Stored data entries:
- - - -

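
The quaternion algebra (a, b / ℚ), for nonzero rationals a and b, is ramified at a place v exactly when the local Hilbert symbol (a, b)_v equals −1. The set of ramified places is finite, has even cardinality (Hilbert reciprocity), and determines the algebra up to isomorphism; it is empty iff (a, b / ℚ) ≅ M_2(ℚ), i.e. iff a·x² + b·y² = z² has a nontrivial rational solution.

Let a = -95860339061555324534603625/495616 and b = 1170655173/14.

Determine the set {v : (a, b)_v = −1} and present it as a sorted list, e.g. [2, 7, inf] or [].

[2, 5, 17, 23]

(a, b) ≡ (-37145, 16422) mod (ℚ^×)²; places V = {2, 3, 5, 7, 11, 17, 19, 23, 37, ∞}.
(a,b)_17: α=3, u≡13; β=1, v≡6 (mod 17); (13|17)=+1, (6|17)=-1; sign (−1)^0·+1^1·-1^3 = -1.
(a,b)_37: α=6, u≡36; β=2, v≡6 (mod 37); (36|37)=+1, (6|37)=-1; sign (−1)^0·+1^2·-1^6 = +1.
(a,b)_5: α=3, u≡1; β=0, v≡2 (mod 5); (1|5)=+1, (2|5)=-1; sign (−1)^0·+1^0·-1^3 = -1.
(a,b)_19: α=3, u≡18; β=0, v≡7 (mod 19); (18|19)=-1, (7|19)=+1; sign (−1)^0·-1^0·+1^3 = +1.
(a,b)_2: α=-12, β=-1; u≡7, v≡3 (mod 8); ε(u)ε(v)=1·1, αω(v)=-12·1, βω(u)=-1·0; sum ≡ 1  ⇒  -1.
(a,b)_23: α=3, u≡6; β=1, v≡16 (mod 23); (6|23)=+1, (16|23)=+1; sign (−1)^1·+1^1·+1^3 = -1.
(a,b)_7: α=0, u≡4; β=-1, v≡1 (mod 7); (4|7)=+1, (1|7)=+1; sign (−1)^0·+1^-1·+1^0 = +1.
(a,b)_∞: sgn(-37145)=−, sgn(16422)=+, so +1.
(a,b)_11: α=-2, u≡2; β=0, v≡2 (mod 11); (2|11)=-1, (2|11)=-1; sign (−1)^0·-1^0·-1^-2 = +1.
(a,b)_3: α=6, u≡1; β=7, v≡2 (mod 3); (1|3)=+1, (2|3)=-1; sign (−1)^0·+1^7·-1^6 = +1.
Ram(-37145, 16422) = {2, 5, 17, 23}; no ℚ_2-point on the conic.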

- - - -

**Requirement:**
Restate the data word for word. Begin at its first line, end at the line that contains "Let a = -95860339061555324534603625/495616", and include both.

**Written reply:**
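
The quaternion algebra (a, b / ℚ), for nonzero rationals a and b, is ramified at a place v exactly when the local Hilbert symbol (a, b)_v equals −1. The set of ramified places is finite, has even cardinality (Hilbert reciprocity), and determines the algebra up to isomorphism; it is empty iff (a, b / ℚ) ≅ M_2(ℚ), i.e. iff a·x² + b·y² = z² has a nontrivial rational solution.

Let a = -95860339061555324534603625/495616 and b = 1170655173/14.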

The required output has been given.